Required work ::
Send back all of the data, word for word.

Task material ::

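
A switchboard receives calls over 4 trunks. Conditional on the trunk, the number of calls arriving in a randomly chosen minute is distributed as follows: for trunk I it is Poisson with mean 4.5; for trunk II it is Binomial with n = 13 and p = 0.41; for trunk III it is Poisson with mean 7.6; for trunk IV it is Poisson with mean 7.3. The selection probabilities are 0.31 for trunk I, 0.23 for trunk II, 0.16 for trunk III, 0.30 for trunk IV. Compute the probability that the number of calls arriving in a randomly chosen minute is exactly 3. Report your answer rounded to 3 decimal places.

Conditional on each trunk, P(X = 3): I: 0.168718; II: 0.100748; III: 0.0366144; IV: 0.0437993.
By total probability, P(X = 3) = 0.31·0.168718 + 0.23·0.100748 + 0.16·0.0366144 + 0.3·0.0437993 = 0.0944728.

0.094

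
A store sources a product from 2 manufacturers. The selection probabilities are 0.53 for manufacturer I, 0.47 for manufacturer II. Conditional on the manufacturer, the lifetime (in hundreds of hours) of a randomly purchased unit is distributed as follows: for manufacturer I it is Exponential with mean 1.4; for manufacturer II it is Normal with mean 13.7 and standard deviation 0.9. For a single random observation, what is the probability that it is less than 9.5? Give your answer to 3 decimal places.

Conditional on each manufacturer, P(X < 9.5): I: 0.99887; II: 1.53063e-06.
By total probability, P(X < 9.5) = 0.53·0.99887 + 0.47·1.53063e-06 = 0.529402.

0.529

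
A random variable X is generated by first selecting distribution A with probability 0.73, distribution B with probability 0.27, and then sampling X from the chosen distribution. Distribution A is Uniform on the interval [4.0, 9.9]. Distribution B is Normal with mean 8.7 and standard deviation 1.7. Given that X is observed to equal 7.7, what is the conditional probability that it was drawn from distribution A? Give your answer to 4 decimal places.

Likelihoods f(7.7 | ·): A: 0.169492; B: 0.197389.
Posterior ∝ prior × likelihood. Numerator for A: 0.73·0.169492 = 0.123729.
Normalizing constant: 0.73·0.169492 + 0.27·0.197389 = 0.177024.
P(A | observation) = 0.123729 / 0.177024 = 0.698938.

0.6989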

Expected answer ::
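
A switchboard receives calls over 4 trunks. Conditional on the trunk, the number of calls arriving in a randomly chosen minute is distributed as follows: for trunk I it is Poisson with mean 4.5; for trunk II it is Binomial with n = 13 and p = 0.41; for trunk III it is Poisson with mean 7.6; for trunk IV it is Poisson with mean 7.3. The selection probabilities are 0.31 for trunk I, 0.23 for trunk II, 0.16 for trunk III, 0.30 for trunk IV. Compute the probability that the number of calls arriving in a randomly chosen minute is exactly 3. Report your answer rounded to 3 decimal places.

Conditional on each trunk, P(X = 3): I: 0.168718; II: 0.100748; III: 0.0366144; IV: 0.0437993.
By total probability, P(X = 3) = 0.31·0.168718 + 0.23·0.100748 + 0.16·0.0366144 + 0.3·0.0437993 = 0.0944728.

0.094

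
A store sources a product from 2 manufacturers. The selection probabilities are 0.53 for manufacturer I, 0.47 for manufacturer II. Conditional on the manufacturer, the lifetime (in hundreds of hours) of a randomly purchased unit is distributed as follows: for manufacturer I it is Exponential with mean 1.4; for manufacturer II it is Normal with mean 13.7 and standard deviation 0.9. For a single random observation, what is the probability that it is less than 9.5? Give your answer to 3 decimal places.

Conditional on each manufacturer, P(X < 9.5): I: 0.99887; II: 1.53063e-06.
By total probability, P(X < 9.5) = 0.53·0.99887 + 0.47·1.53063e-06 = 0.529402.

0.529

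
A random variable X is generated by first selecting distribution A with probability 0.73, distribution B with probability 0.27, and then sampling X from the chosen distribution. Distribution A is Uniform on the interval [4.0, 9.9]. Distribution B is Normal with mean 8.7 and standard deviation 1.7. Given that X is observed to equal 7.7, what is the conditional probability that it was drawn from distribution A? Give your answer to 4 decimal places.

Likelihoods f(7.7 | ·): A: 0.169492; B: 0.197389.
Posterior ∝ prior × likelihood. Numerator for A: 0.73·0.169492 = 0.123729.
Normalizing constant: 0.73·0.169492 + 0.27·0.197389 = 0.177024.
P(A | observation) = 0.123729 / 0.177024 = 0.698938.

0.6989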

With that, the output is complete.